Content starts

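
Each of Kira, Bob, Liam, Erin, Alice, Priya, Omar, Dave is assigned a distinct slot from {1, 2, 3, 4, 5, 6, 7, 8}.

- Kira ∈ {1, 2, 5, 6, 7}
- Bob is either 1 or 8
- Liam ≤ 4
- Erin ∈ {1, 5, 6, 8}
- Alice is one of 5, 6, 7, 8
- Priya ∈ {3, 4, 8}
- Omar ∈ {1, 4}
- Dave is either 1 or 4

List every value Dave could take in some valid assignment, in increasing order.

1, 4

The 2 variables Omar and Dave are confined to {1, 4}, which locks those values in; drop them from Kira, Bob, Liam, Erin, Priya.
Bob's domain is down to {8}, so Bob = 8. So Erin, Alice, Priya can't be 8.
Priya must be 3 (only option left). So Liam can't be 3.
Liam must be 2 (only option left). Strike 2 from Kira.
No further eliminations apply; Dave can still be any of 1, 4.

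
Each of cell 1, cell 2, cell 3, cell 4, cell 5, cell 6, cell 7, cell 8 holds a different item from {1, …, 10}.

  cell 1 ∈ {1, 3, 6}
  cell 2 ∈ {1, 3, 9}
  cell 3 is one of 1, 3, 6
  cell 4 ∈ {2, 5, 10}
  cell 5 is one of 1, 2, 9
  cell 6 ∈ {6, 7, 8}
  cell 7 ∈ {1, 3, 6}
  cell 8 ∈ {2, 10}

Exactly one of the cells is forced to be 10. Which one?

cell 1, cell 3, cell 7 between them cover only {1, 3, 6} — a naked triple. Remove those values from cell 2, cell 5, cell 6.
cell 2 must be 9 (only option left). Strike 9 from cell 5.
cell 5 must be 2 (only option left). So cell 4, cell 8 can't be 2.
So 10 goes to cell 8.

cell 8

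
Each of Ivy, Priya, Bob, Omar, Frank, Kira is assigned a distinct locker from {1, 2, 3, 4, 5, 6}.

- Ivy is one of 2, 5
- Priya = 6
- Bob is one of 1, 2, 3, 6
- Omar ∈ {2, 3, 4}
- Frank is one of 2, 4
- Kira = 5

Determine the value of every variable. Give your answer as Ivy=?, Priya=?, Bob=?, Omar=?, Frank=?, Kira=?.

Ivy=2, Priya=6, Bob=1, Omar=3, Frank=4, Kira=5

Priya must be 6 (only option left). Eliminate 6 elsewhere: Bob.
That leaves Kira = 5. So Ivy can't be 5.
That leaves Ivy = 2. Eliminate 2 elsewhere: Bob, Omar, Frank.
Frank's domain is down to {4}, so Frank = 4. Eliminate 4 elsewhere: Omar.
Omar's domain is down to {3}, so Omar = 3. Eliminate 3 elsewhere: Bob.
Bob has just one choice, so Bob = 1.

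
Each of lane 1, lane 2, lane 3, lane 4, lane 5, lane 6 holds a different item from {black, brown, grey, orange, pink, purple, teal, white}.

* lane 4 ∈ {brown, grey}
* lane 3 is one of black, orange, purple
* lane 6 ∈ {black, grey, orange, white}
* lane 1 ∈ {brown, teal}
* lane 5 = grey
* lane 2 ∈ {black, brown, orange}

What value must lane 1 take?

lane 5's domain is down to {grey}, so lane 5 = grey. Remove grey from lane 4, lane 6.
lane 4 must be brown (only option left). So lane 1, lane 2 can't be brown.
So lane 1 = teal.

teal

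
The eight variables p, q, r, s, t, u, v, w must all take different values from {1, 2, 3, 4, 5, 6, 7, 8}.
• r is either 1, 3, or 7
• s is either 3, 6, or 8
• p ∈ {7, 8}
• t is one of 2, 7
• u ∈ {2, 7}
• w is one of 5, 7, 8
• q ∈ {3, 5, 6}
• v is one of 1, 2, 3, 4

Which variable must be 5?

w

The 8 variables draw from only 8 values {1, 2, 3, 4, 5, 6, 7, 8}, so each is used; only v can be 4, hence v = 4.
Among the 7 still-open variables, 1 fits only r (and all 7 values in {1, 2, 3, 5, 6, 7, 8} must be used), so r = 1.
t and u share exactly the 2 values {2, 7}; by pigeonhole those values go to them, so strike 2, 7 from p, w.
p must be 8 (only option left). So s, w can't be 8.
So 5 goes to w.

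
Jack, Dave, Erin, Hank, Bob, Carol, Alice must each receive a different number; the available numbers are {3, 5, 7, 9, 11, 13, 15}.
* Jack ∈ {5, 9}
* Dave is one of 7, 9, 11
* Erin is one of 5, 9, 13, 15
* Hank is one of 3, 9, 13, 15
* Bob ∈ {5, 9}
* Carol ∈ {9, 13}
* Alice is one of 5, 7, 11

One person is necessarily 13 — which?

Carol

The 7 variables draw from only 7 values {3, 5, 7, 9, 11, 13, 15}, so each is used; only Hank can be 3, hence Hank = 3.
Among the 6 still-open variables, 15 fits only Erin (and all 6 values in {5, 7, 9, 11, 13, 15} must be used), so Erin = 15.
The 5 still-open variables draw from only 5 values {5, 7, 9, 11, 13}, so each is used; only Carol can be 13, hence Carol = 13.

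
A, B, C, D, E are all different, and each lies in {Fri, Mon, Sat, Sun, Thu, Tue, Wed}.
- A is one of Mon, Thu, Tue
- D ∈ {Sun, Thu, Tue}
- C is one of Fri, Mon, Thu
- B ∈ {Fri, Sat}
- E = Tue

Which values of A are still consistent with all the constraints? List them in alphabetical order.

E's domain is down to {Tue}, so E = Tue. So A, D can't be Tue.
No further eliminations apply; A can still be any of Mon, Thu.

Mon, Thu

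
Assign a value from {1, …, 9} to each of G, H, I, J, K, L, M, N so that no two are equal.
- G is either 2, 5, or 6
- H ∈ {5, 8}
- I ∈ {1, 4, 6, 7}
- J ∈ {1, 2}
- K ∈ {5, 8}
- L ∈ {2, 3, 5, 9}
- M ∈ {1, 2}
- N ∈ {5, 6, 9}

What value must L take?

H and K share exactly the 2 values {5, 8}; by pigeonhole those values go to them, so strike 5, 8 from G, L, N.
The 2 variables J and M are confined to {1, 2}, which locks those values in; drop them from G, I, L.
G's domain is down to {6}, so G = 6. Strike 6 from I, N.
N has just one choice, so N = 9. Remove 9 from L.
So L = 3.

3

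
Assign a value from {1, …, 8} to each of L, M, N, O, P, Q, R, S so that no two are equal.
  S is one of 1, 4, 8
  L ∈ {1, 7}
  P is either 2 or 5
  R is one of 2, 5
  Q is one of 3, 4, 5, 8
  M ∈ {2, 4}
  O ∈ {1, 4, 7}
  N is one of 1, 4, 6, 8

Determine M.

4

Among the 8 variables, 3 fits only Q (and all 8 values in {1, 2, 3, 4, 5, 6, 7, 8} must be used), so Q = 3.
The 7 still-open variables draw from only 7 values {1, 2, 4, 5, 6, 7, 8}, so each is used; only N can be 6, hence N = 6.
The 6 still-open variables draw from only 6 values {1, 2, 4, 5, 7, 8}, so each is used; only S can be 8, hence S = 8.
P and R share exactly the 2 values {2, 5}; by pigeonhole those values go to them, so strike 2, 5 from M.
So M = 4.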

Content ends

The full listing needs to be transcribed exactly.

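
Each of Kira, Bob, Liam, Erin, Alice, Priya, Omar, Dave is assigned a distinct slot from {1, 2, 3, 4, 5, 6, 7, 8}.

- Kira ∈ {1, 2, 5, 6, 7}
- Bob is either 1 or 8
- Liam ≤ 4
- Erin ∈ {1, 5, 6, 8}
- Alice is one of 5, 6, 7, 8
- Priya ∈ {3, 4, 8}
- Omar ∈ {1, 4}
- Dave is either 1 or 4

List every value Dave could take in some valid assignment, in increasing order.

1, 4

The 2 variables Omar and Dave are confined to {1, 4}, which locks those values in; drop them from Kira, Bob, Liam, Erin, Priya.
Bob's domain is down to {8}, so Bob = 8. So Erin, Alice, Priya can't be 8.
Priya must be 3 (only option left). So Liam can't be 3.
Liam must be 2 (only option left). Strike 2 from Kira.
No further eliminations apply; Dave can still be any of 1, 4.

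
Each of cell 1, cell 2, cell 3, cell 4, cell 5, cell 6, cell 7, cell 8 holds a different item from {1, …, 10}.

  cell 1 ∈ {1, 3, 6}
  cell 2 ∈ {1, 3, 9}
  cell 3 is one of 1, 3, 6
  cell 4 ∈ {2, 5, 10}
  cell 5 is one of 1, 2, 9
  cell 6 ∈ {6, 7, 8}
  cell 7 ∈ {1, 3, 6}
  cell 8 ∈ {2, 10}

Exactly one of the cells is forced to be 10. Which one?

cell 1, cell 3, cell 7 between them cover only {1, 3, 6} — a naked triple. Remove those values from cell 2, cell 5, cell 6.
cell 2 must be 9 (only option left). Strike 9 from cell 5.
cell 5 must be 2 (only option left). So cell 4, cell 8 can't be 2.
So 10 goes to cell 8.

cell 8

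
Each of Ivy, Priya, Bob, Omar, Frank, Kira is assigned a distinct locker from {1, 2, 3, 4, 5, 6}.

- Ivy is one of 2, 5
- Priya = 6
- Bob is one of 1, 2, 3, 6
- Omar ∈ {2, 3, 4}
- Frank is one of 2, 4
- Kira = 5

Determine the value of every variable. Give your answer as Ivy=?, Priya=?, Bob=?, Omar=?, Frank=?, Kira=?.

Ivy=2, Priya=6, Bob=1, Omar=3, Frank=4, Kira=5

Priya must be 6 (only option left). Eliminate 6 elsewhere: Bob.
That leaves Kira = 5. So Ivy can't be 5.
That leaves Ivy = 2. Eliminate 2 elsewhere: Bob, Omar, Frank.
Frank's domain is down to {4}, so Frank = 4. Eliminate 4 elsewhere: Omar.
Omar's domain is down to {3}, so Omar = 3. Eliminate 3 elsewhere: Bob.
Bob has just one choice, so Bob = 1.

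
Each of lane 1, lane 2, lane 3, lane 4, lane 5, lane 6 holds a different item from {black, brown, grey, orange, pink, purple, teal, white}.

* lane 4 ∈ {brown, grey}
* lane 3 is one of black, orange, purple
* lane 6 ∈ {black, grey, orange, white}
* lane 1 ∈ {brown, teal}
* lane 5 = grey
* lane 2 ∈ {black, brown, orange}

What value must lane 1 take?

lane 5's domain is down to {grey}, so lane 5 = grey. Remove grey from lane 4, lane 6.
lane 4 must be brown (only option left). So lane 1, lane 2 can't be brown.
So lane 1 = teal.

teal

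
The eight variables p, q, r, s, t, u, v, w must all take different values from {1, 2, 3, 4, 5, 6, 7, 8}.
• r is either 1, 3, or 7
• s is either 3, 6, or 8
• p ∈ {7, 8}
• t is one of 2, 7
• u ∈ {2, 7}
• w is one of 5, 7, 8
• q ∈ {3, 5, 6}
• v is one of 1, 2, 3, 4

Which variable must be 5?

w

The 8 variables draw from only 8 values {1, 2, 3, 4, 5, 6, 7, 8}, so each is used; only v can be 4, hence v = 4.
Among the 7 still-open variables, 1 fits only r (and all 7 values in {1, 2, 3, 5, 6, 7, 8} must be used), so r = 1.
t and u share exactly the 2 values {2, 7}; by pigeonhole those values go to them, so strike 2, 7 from p, w.
p must be 8 (only option left). So s, w can't be 8.
So 5 goes to w.

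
Jack, Dave, Erin, Hank, Bob, Carol, Alice must each receive a different number; the available numbers are {3, 5, 7, 9, 11, 13, 15}.
* Jack ∈ {5, 9}
* Dave is one of 7, 9, 11
* Erin is one of 5, 9, 13, 15
* Hank is one of 3, 9, 13, 15
* Bob ∈ {5, 9}
* Carol ∈ {9, 13}
* Alice is one of 5, 7, 11

One person is necessarily 13 — which?

Carol

The 7 variables draw from only 7 values {3, 5, 7, 9, 11, 13, 15}, so each is used; only Hank can be 3, hence Hank = 3.
Among the 6 still-open variables, 15 fits only Erin (and all 6 values in {5, 7, 9, 11, 13, 15} must be used), so Erin = 15.
The 5 still-open variables draw from only 5 values {5, 7, 9, 11, 13}, so each is used; only Carol can be 13, hence Carol = 13.

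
A, B, C, D, E are all different, and each lies in {Fri, Mon, Sat, Sun, Thu, Tue, Wed}.
- A is one of Mon, Thu, Tue
- D ∈ {Sun, Thu, Tue}
- C is one of Fri, Mon, Thu
- B ∈ {Fri, Sat}
- E = Tue

Which values of A are still consistent with all the constraints? List them in alphabetical order.

E's domain is down to {Tue}, so E = Tue. So A, D can't be Tue.
No further eliminations apply; A can still be any of Mon, Thu.

Mon, Thu

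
Assign a value from {1, …, 9} to each of G, H, I, J, K, L, M, N so that no two are equal.
- G is either 2, 5, or 6
- H ∈ {5, 8}
- I ∈ {1, 4, 6, 7}
- J ∈ {1, 2}
- K ∈ {5, 8}
- L ∈ {2, 3, 5, 9}
- M ∈ {1, 2}
- N ∈ {5, 6, 9}

What value must L take?

H and K share exactly the 2 values {5, 8}; by pigeonhole those values go to them, so strike 5, 8 from G, L, N.
The 2 variables J and M are confined to {1, 2}, which locks those values in; drop them from G, I, L.
G's domain is down to {6}, so G = 6. Strike 6 from I, N.
N has just one choice, so N = 9. Remove 9 from L.
So L = 3.

3

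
Assign a value from {1, …, 8} to each of L, M, N, O, P, Q, R, S so that no two are equal.
  S is one of 1, 4, 8
  L ∈ {1, 7}
  P is either 2 or 5
  R is one of 2, 5
  Q is one of 3, 4, 5, 8
  M ∈ {2, 4}
  O ∈ {1, 4, 7}
  N is one of 1, 4, 6, 8

Determine M.

4

Among the 8 variables, 3 fits only Q (and all 8 values in {1, 2, 3, 4, 5, 6, 7, 8} must be used), so Q = 3.
The 7 still-open variables draw from only 7 values {1, 2, 4, 5, 6, 7, 8}, so each is used; only N can be 6, hence N = 6.
The 6 still-open variables draw from only 6 values {1, 2, 4, 5, 7, 8}, so each is used; only S can be 8, hence S = 8.
P and R share exactly the 2 values {2, 5}; by pigeonhole those values go to them, so strike 2, 5 from M.
So M = 4.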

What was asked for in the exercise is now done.